INSTRUCTIONS TO FOLLOW - Keeping every word in place, write out the entries that come next.

INPUT DATA -
::::
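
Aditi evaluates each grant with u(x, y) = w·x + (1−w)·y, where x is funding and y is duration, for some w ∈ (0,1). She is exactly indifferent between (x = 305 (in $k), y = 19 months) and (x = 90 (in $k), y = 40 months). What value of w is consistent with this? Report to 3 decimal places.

Indifference: w·305 + (1−w)·19 = w·90 + (1−w)·40.
w·(305−90) = (1−w)·(40−19), i.e. w·215 = (1−w)·21.
Hence w = 21/(215+21) = 21/236 = 0.089.

w = 0.089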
::::
EXERCISE RESPONSE -
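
Aditi evaluates each grant with u(x, y) = w·x + (1−w)·y, where x is funding and y is duration, for some w ∈ (0,1). She is exactly indifferent between (x = 305 (in $k), y = 19 months) and (x = 90 (in $k), y = 40 months). What value of w is consistent with this? Report to 3 decimal places.

Indifference: w·305 + (1−w)·19 = w·90 + (1−w)·40.
w·(305−90) = (1−w)·(40−19), i.e. w·215 = (1−w)·21.
Hence w = 21/(215+21) = 21/236 = 0.089.

w = 0.089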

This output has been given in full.